(Source data Opens)

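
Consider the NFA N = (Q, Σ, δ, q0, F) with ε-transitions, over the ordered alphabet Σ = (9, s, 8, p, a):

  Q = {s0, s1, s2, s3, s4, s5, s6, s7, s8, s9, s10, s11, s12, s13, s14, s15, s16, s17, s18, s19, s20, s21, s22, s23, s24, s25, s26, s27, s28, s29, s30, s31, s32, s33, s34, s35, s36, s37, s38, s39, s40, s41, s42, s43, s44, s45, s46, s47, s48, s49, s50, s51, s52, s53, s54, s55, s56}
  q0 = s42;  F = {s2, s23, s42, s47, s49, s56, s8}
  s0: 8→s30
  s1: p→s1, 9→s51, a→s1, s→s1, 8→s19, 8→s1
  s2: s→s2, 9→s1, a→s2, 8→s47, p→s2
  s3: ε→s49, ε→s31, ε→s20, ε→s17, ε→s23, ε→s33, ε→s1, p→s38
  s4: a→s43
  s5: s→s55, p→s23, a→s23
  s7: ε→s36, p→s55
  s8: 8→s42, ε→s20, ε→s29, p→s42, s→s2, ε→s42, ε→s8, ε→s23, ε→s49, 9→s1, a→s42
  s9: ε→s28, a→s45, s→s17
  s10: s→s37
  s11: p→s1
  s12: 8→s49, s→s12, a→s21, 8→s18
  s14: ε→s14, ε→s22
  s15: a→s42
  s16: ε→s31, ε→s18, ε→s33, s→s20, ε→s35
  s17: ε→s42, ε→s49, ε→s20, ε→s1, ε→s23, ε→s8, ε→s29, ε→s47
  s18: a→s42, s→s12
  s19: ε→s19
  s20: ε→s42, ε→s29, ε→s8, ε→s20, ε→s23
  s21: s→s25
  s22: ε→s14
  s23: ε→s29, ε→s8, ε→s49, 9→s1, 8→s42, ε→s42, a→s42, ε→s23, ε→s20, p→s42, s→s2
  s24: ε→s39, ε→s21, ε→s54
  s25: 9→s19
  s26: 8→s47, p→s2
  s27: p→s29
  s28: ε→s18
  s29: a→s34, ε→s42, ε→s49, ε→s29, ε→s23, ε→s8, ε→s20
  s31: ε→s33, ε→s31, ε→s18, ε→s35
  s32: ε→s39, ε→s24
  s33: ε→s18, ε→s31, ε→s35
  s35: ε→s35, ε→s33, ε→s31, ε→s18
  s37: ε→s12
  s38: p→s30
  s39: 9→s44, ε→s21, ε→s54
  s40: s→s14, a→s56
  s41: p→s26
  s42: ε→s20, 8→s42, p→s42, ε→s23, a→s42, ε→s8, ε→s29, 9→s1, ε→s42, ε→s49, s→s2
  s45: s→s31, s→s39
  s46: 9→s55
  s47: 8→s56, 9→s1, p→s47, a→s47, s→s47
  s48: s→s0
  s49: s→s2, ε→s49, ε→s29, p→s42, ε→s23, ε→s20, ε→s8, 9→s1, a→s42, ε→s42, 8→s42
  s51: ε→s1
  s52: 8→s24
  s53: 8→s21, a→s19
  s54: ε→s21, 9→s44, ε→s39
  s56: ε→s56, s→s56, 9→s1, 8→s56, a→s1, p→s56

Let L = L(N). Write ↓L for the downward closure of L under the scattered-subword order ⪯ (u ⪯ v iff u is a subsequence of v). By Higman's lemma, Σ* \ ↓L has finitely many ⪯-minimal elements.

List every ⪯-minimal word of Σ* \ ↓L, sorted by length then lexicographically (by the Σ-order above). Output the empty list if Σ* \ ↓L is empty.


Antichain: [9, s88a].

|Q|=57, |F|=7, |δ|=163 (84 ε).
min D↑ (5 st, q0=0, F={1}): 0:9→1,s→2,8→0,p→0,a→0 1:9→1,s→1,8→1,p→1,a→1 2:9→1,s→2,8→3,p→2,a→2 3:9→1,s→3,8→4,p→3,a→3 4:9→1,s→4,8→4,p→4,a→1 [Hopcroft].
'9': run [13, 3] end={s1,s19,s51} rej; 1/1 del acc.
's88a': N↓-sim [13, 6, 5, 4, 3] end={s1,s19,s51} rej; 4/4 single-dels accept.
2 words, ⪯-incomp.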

(Source data Closes)

* [Assignment]:
Every line above should be retyped exactly as given.

* [Answer to this problem]:
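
Consider the NFA N = (Q, Σ, δ, q0, F) with ε-transitions, over the ordered alphabet Σ = (9, s, 8, p, a):

  Q = {s0, s1, s2, s3, s4, s5, s6, s7, s8, s9, s10, s11, s12, s13, s14, s15, s16, s17, s18, s19, s20, s21, s22, s23, s24, s25, s26, s27, s28, s29, s30, s31, s32, s33, s34, s35, s36, s37, s38, s39, s40, s41, s42, s43, s44, s45, s46, s47, s48, s49, s50, s51, s52, s53, s54, s55, s56}
  q0 = s42;  F = {s2, s23, s42, s47, s49, s56, s8}
  s0: 8→s30
  s1: p→s1, 9→s51, a→s1, s→s1, 8→s19, 8→s1
  s2: s→s2, 9→s1, a→s2, 8→s47, p→s2
  s3: ε→s49, ε→s31, ε→s20, ε→s17, ε→s23, ε→s33, ε→s1, p→s38
  s4: a→s43
  s5: s→s55, p→s23, a→s23
  s7: ε→s36, p→s55
  s8: 8→s42, ε→s20, ε→s29, p→s42, s→s2, ε→s42, ε→s8, ε→s23, ε→s49, 9→s1, a→s42
  s9: ε→s28, a→s45, s→s17
  s10: s→s37
  s11: p→s1
  s12: 8→s49, s→s12, a→s21, 8→s18
  s14: ε→s14, ε→s22
  s15: a→s42
  s16: ε→s31, ε→s18, ε→s33, s→s20, ε→s35
  s17: ε→s42, ε→s49, ε→s20, ε→s1, ε→s23, ε→s8, ε→s29, ε→s47
  s18: a→s42, s→s12
  s19: ε→s19
  s20: ε→s42, ε→s29, ε→s8, ε→s20, ε→s23
  s21: s→s25
  s22: ε→s14
  s23: ε→s29, ε→s8, ε→s49, 9→s1, 8→s42, ε→s42, a→s42, ε→s23, ε→s20, p→s42, s→s2
  s24: ε→s39, ε→s21, ε→s54
  s25: 9→s19
  s26: 8→s47, p→s2
  s27: p→s29
  s28: ε→s18
  s29: a→s34, ε→s42, ε→s49, ε→s29, ε→s23, ε→s8, ε→s20
  s31: ε→s33, ε→s31, ε→s18, ε→s35
  s32: ε→s39, ε→s24
  s33: ε→s18, ε→s31, ε→s35
  s35: ε→s35, ε→s33, ε→s31, ε→s18
  s37: ε→s12
  s38: p→s30
  s39: 9→s44, ε→s21, ε→s54
  s40: s→s14, a→s56
  s41: p→s26
  s42: ε→s20, 8→s42, p→s42, ε→s23, a→s42, ε→s8, ε→s29, 9→s1, ε→s42, ε→s49, s→s2
  s45: s→s31, s→s39
  s46: 9→s55
  s47: 8→s56, 9→s1, p→s47, a→s47, s→s47
  s48: s→s0
  s49: s→s2, ε→s49, ε→s29, p→s42, ε→s23, ε→s20, ε→s8, 9→s1, a→s42, ε→s42, 8→s42
  s51: ε→s1
  s52: 8→s24
  s53: 8→s21, a→s19
  s54: ε→s21, 9→s44, ε→s39
  s56: ε→s56, s→s56, 9→s1, 8→s56, a→s1, p→s56

Let L = L(N). Write ↓L for the downward closure of L under the scattered-subword order ⪯ (u ⪯ v iff u is a subsequence of v). By Higman's lemma, Σ* \ ↓L has finitely many ⪯-minimal elements.

List every ⪯-minimal word of Σ* \ ↓L, sorted by length then lexicographically (by the Σ-order above). Output the empty list if Σ* \ ↓L is empty.


Antichain: [9, s88a].

|Q|=57, |F|=7, |δ|=163 (84 ε).
min D↑ (5 st, q0=0, F={1}): 0:9→1,s→2,8→0,p→0,a→0 1:9→1,s→1,8→1,p→1,a→1 2:9→1,s→2,8→3,p→2,a→2 3:9→1,s→3,8→4,p→3,a→3 4:9→1,s→4,8→4,p→4,a→1 [Hopcroft].
'9': run [13, 3] end={s1,s19,s51} rej; 1/1 del acc.
's88a': N↓-sim [13, 6, 5, 4, 3] end={s1,s19,s51} rej; 4/4 single-dels accept.
2 words, ⪯-incomp.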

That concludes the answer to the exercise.